Send back exactly the lines from the opening line of the records below through the one with "Grid: 7x7. Mines at: (0,0) (0,2) (0,3)".

> Stored data entries:
----
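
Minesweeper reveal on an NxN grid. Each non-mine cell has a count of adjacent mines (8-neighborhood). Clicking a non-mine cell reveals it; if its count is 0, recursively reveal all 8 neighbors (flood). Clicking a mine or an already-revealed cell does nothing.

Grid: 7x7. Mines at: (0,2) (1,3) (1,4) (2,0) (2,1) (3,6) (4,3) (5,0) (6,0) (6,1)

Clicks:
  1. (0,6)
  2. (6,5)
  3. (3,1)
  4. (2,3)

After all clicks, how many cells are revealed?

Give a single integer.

Click 1 (0,6) count=0: revealed 6 new [(0,5) (0,6) (1,5) (1,6) (2,5) (2,6)] -> total=6
Click 2 (6,5) count=0: revealed 13 new [(4,4) (4,5) (4,6) (5,2) (5,3) (5,4) (5,5) (5,6) (6,2) (6,3) (6,4) (6,5) (6,6)] -> total=19
Click 3 (3,1) count=2: revealed 1 new [(3,1)] -> total=20
Click 4 (2,3) count=2: revealed 1 new [(2,3)] -> total=21

Answer: 21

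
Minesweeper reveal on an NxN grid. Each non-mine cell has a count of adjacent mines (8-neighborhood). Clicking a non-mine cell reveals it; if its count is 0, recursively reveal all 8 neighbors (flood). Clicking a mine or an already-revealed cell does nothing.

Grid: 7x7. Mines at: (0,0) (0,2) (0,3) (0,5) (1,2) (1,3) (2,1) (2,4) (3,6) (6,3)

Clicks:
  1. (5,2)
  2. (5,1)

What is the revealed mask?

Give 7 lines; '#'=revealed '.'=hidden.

Click 1 (5,2) count=1: revealed 1 new [(5,2)] -> total=1
Click 2 (5,1) count=0: revealed 25 new [(3,0) (3,1) (3,2) (3,3) (3,4) (3,5) (4,0) (4,1) (4,2) (4,3) (4,4) (4,5) (4,6) (5,0) (5,1) (5,3) (5,4) (5,5) (5,6) (6,0) (6,1) (6,2) (6,4) (6,5) (6,6)] -> total=26

Answer: .......
.......
.......
######.
#######
#######
###.###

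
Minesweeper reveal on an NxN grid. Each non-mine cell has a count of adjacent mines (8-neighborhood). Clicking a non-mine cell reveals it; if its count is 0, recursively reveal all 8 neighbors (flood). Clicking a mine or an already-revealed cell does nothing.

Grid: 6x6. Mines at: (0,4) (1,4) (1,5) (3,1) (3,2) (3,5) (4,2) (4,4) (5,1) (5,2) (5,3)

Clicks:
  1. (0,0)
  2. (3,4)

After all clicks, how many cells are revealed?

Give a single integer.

Click 1 (0,0) count=0: revealed 12 new [(0,0) (0,1) (0,2) (0,3) (1,0) (1,1) (1,2) (1,3) (2,0) (2,1) (2,2) (2,3)] -> total=12
Click 2 (3,4) count=2: revealed 1 new [(3,4)] -> total=13

Answer: 13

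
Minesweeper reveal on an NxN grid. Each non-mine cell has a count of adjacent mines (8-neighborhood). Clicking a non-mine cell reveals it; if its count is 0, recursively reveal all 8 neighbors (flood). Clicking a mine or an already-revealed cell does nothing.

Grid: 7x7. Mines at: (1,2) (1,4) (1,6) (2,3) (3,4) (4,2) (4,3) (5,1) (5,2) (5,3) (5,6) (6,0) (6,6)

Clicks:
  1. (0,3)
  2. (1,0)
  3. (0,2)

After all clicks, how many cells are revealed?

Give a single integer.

Click 1 (0,3) count=2: revealed 1 new [(0,3)] -> total=1
Click 2 (1,0) count=0: revealed 10 new [(0,0) (0,1) (1,0) (1,1) (2,0) (2,1) (3,0) (3,1) (4,0) (4,1)] -> total=11
Click 3 (0,2) count=1: revealed 1 new [(0,2)] -> total=12

Answer: 12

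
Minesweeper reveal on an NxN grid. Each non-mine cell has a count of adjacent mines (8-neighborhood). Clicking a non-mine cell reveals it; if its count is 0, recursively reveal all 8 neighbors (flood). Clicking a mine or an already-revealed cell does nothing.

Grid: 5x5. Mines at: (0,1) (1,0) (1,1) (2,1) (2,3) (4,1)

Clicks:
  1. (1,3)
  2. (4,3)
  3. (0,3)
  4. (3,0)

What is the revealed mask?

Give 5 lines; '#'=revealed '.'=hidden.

Answer: ..###
..###
.....
#.###
..###

Derivation:
Click 1 (1,3) count=1: revealed 1 new [(1,3)] -> total=1
Click 2 (4,3) count=0: revealed 6 new [(3,2) (3,3) (3,4) (4,2) (4,3) (4,4)] -> total=7
Click 3 (0,3) count=0: revealed 5 new [(0,2) (0,3) (0,4) (1,2) (1,4)] -> total=12
Click 4 (3,0) count=2: revealed 1 new [(3,0)] -> total=13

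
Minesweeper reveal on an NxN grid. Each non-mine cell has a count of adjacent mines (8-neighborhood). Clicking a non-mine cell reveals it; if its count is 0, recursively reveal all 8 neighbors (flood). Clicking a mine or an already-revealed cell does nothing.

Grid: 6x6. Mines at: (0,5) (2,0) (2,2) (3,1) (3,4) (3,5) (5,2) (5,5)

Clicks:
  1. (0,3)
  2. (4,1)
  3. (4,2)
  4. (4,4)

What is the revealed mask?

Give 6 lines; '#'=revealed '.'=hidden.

Click 1 (0,3) count=0: revealed 10 new [(0,0) (0,1) (0,2) (0,3) (0,4) (1,0) (1,1) (1,2) (1,3) (1,4)] -> total=10
Click 2 (4,1) count=2: revealed 1 new [(4,1)] -> total=11
Click 3 (4,2) count=2: revealed 1 new [(4,2)] -> total=12
Click 4 (4,4) count=3: revealed 1 new [(4,4)] -> total=13

Answer: #####.
#####.
......
......
.##.#.
......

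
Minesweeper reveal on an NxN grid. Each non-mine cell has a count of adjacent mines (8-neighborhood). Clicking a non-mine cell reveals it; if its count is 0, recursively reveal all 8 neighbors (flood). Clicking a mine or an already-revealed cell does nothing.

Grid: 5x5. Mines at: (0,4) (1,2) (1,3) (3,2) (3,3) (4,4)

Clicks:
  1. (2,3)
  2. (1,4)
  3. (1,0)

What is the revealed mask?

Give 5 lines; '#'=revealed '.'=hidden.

Answer: ##...
##..#
##.#.
##...
##...

Derivation:
Click 1 (2,3) count=4: revealed 1 new [(2,3)] -> total=1
Click 2 (1,4) count=2: revealed 1 new [(1,4)] -> total=2
Click 3 (1,0) count=0: revealed 10 new [(0,0) (0,1) (1,0) (1,1) (2,0) (2,1) (3,0) (3,1) (4,0) (4,1)] -> total=12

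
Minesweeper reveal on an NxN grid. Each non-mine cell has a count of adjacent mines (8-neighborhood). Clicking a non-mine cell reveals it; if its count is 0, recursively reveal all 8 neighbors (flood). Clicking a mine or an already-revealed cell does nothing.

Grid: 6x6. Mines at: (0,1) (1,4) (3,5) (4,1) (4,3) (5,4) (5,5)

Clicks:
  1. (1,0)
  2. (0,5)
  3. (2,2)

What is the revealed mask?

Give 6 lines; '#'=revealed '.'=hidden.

Answer: .....#
####..
####..
####..
......
......

Derivation:
Click 1 (1,0) count=1: revealed 1 new [(1,0)] -> total=1
Click 2 (0,5) count=1: revealed 1 new [(0,5)] -> total=2
Click 3 (2,2) count=0: revealed 11 new [(1,1) (1,2) (1,3) (2,0) (2,1) (2,2) (2,3) (3,0) (3,1) (3,2) (3,3)] -> total=13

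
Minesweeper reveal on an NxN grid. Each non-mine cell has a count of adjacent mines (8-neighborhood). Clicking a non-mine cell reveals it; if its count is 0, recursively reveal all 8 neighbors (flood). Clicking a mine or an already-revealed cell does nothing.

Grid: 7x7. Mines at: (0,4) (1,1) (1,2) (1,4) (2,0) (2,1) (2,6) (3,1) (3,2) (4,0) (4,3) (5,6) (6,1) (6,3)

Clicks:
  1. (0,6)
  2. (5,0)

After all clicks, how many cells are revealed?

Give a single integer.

Answer: 5

Derivation:
Click 1 (0,6) count=0: revealed 4 new [(0,5) (0,6) (1,5) (1,6)] -> total=4
Click 2 (5,0) count=2: revealed 1 new [(5,0)] -> total=5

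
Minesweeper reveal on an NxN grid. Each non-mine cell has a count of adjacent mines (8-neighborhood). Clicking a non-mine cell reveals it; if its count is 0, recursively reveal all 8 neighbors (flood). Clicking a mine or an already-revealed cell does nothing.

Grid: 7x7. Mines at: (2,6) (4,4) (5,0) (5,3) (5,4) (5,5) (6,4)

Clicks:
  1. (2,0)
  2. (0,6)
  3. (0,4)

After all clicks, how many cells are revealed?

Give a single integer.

Answer: 30

Derivation:
Click 1 (2,0) count=0: revealed 30 new [(0,0) (0,1) (0,2) (0,3) (0,4) (0,5) (0,6) (1,0) (1,1) (1,2) (1,3) (1,4) (1,5) (1,6) (2,0) (2,1) (2,2) (2,3) (2,4) (2,5) (3,0) (3,1) (3,2) (3,3) (3,4) (3,5) (4,0) (4,1) (4,2) (4,3)] -> total=30
Click 2 (0,6) count=0: revealed 0 new [(none)] -> total=30
Click 3 (0,4) count=0: revealed 0 new [(none)] -> total=30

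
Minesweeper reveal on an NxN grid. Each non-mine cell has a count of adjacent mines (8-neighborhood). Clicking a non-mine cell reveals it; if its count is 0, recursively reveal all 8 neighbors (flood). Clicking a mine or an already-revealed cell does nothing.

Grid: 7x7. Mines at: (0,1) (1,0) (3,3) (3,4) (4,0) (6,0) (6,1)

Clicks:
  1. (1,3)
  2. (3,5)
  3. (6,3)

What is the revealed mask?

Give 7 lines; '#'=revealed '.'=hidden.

Answer: ..#####
..#####
..#####
.....##
..#####
..#####
..#####

Derivation:
Click 1 (1,3) count=0: revealed 32 new [(0,2) (0,3) (0,4) (0,5) (0,6) (1,2) (1,3) (1,4) (1,5) (1,6) (2,2) (2,3) (2,4) (2,5) (2,6) (3,5) (3,6) (4,2) (4,3) (4,4) (4,5) (4,6) (5,2) (5,3) (5,4) (5,5) (5,6) (6,2) (6,3) (6,4) (6,5) (6,6)] -> total=32
Click 2 (3,5) count=1: revealed 0 new [(none)] -> total=32
Click 3 (6,3) count=0: revealed 0 new [(none)] -> total=32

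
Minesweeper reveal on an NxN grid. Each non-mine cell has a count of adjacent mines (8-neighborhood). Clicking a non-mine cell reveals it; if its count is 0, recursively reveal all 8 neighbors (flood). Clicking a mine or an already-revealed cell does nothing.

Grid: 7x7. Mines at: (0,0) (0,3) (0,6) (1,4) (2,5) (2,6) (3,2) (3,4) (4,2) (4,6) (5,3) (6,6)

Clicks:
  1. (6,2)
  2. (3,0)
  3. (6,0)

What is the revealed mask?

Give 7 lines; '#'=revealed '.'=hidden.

Answer: .......
##.....
##.....
##.....
##.....
###....
###....

Derivation:
Click 1 (6,2) count=1: revealed 1 new [(6,2)] -> total=1
Click 2 (3,0) count=0: revealed 13 new [(1,0) (1,1) (2,0) (2,1) (3,0) (3,1) (4,0) (4,1) (5,0) (5,1) (5,2) (6,0) (6,1)] -> total=14
Click 3 (6,0) count=0: revealed 0 new [(none)] -> total=14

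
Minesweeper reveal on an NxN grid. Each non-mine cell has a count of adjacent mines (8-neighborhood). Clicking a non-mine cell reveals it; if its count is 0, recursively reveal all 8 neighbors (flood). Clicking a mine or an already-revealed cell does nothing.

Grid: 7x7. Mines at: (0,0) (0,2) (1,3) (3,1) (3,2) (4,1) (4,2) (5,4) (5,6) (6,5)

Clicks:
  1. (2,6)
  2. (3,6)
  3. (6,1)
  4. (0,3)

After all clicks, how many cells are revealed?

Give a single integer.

Answer: 27

Derivation:
Click 1 (2,6) count=0: revealed 18 new [(0,4) (0,5) (0,6) (1,4) (1,5) (1,6) (2,3) (2,4) (2,5) (2,6) (3,3) (3,4) (3,5) (3,6) (4,3) (4,4) (4,5) (4,6)] -> total=18
Click 2 (3,6) count=0: revealed 0 new [(none)] -> total=18
Click 3 (6,1) count=0: revealed 8 new [(5,0) (5,1) (5,2) (5,3) (6,0) (6,1) (6,2) (6,3)] -> total=26
Click 4 (0,3) count=2: revealed 1 new [(0,3)] -> total=27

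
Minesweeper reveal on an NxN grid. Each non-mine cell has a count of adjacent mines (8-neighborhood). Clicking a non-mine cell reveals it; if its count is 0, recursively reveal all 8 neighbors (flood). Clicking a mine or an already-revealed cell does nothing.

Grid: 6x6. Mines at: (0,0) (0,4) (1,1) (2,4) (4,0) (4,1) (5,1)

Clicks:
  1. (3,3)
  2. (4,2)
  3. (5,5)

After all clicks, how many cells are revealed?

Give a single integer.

Answer: 12

Derivation:
Click 1 (3,3) count=1: revealed 1 new [(3,3)] -> total=1
Click 2 (4,2) count=2: revealed 1 new [(4,2)] -> total=2
Click 3 (5,5) count=0: revealed 10 new [(3,2) (3,4) (3,5) (4,3) (4,4) (4,5) (5,2) (5,3) (5,4) (5,5)] -> total=12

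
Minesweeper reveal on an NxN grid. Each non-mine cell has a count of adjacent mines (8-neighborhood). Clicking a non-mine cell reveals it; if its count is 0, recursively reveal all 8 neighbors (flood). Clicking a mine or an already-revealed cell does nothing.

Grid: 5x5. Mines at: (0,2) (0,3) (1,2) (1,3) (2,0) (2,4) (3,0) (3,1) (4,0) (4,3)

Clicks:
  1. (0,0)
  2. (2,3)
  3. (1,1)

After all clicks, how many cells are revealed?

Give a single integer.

Click 1 (0,0) count=0: revealed 4 new [(0,0) (0,1) (1,0) (1,1)] -> total=4
Click 2 (2,3) count=3: revealed 1 new [(2,3)] -> total=5
Click 3 (1,1) count=3: revealed 0 new [(none)] -> total=5

Answer: 5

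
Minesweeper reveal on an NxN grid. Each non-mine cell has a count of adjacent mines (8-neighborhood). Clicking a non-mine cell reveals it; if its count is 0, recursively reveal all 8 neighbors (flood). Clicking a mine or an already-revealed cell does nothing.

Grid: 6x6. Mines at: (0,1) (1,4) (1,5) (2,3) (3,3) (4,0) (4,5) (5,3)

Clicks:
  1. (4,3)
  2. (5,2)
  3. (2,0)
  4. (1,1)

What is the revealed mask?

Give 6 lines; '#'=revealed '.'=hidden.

Click 1 (4,3) count=2: revealed 1 new [(4,3)] -> total=1
Click 2 (5,2) count=1: revealed 1 new [(5,2)] -> total=2
Click 3 (2,0) count=0: revealed 9 new [(1,0) (1,1) (1,2) (2,0) (2,1) (2,2) (3,0) (3,1) (3,2)] -> total=11
Click 4 (1,1) count=1: revealed 0 new [(none)] -> total=11

Answer: ......
###...
###...
###...
...#..
..#...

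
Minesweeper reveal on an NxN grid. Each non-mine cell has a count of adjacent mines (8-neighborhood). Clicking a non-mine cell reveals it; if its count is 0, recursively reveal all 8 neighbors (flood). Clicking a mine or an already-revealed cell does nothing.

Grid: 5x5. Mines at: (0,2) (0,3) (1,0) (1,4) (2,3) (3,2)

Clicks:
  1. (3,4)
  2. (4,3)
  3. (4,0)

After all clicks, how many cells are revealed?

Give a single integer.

Click 1 (3,4) count=1: revealed 1 new [(3,4)] -> total=1
Click 2 (4,3) count=1: revealed 1 new [(4,3)] -> total=2
Click 3 (4,0) count=0: revealed 6 new [(2,0) (2,1) (3,0) (3,1) (4,0) (4,1)] -> total=8

Answer: 8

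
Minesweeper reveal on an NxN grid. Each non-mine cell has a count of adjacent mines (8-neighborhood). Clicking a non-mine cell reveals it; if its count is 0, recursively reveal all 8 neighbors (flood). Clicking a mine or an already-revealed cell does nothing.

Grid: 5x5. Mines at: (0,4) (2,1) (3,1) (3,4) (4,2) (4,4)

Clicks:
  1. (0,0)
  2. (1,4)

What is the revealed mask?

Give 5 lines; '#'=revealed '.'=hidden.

Answer: ####.
#####
.....
.....
.....

Derivation:
Click 1 (0,0) count=0: revealed 8 new [(0,0) (0,1) (0,2) (0,3) (1,0) (1,1) (1,2) (1,3)] -> total=8
Click 2 (1,4) count=1: revealed 1 new [(1,4)] -> total=9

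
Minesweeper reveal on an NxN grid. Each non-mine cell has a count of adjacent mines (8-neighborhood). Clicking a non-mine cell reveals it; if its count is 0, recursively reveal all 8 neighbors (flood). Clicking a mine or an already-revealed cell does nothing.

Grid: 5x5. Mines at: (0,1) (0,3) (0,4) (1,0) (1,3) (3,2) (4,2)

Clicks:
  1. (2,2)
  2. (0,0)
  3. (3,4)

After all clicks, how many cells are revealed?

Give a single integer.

Answer: 8

Derivation:
Click 1 (2,2) count=2: revealed 1 new [(2,2)] -> total=1
Click 2 (0,0) count=2: revealed 1 new [(0,0)] -> total=2
Click 3 (3,4) count=0: revealed 6 new [(2,3) (2,4) (3,3) (3,4) (4,3) (4,4)] -> total=8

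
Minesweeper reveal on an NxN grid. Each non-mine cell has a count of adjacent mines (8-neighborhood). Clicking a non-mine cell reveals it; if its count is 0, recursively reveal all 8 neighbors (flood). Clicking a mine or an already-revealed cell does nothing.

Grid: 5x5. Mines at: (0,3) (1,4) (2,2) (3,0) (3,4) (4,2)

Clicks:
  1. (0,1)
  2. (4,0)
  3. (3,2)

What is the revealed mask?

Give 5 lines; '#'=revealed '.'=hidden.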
----
> Completed task:
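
Minesweeper reveal on an NxN grid. Each non-mine cell has a count of adjacent mines (8-neighborhood). Clicking a non-mine cell reveals it; if its count is 0, recursively reveal all 8 neighbors (flood). Clicking a mine or an already-revealed cell does nothing.

Grid: 7x7. Mines at: (0,2) (1,3) (1,4) (2,0) (2,1) (3,6) (4,3) (5,0) (6,0) (6,1)

Clicks:
  1. (0,6)
  2. (6,5)
  3. (3,1)
  4. (2,3)

After all clicks, how many cells are revealed?

Give a single integer.

Click 1 (0,6) count=0: revealed 6 new [(0,5) (0,6) (1,5) (1,6) (2,5) (2,6)] -> total=6
Click 2 (6,5) count=0: revealed 13 new [(4,4) (4,5) (4,6) (5,2) (5,3) (5,4) (5,5) (5,6) (6,2) (6,3) (6,4) (6,5) (6,6)] -> total=19
Click 3 (3,1) count=2: revealed 1 new [(3,1)] -> total=20
Click 4 (2,3) count=2: revealed 1 new [(2,3)] -> total=21

Answer: 21

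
Minesweeper reveal on an NxN grid. Each non-mine cell has a count of adjacent mines (8-neighborhood). Clicking a non-mine cell reveals it; if its count is 0, recursively reveal all 8 neighbors (flood). Clicking a mine or an already-revealed cell does nothing.

Grid: 7x7. Mines at: (0,0) (0,2) (0,3) (0,5) (1,2) (1,3) (2,1) (2,4) (3,6) (6,3)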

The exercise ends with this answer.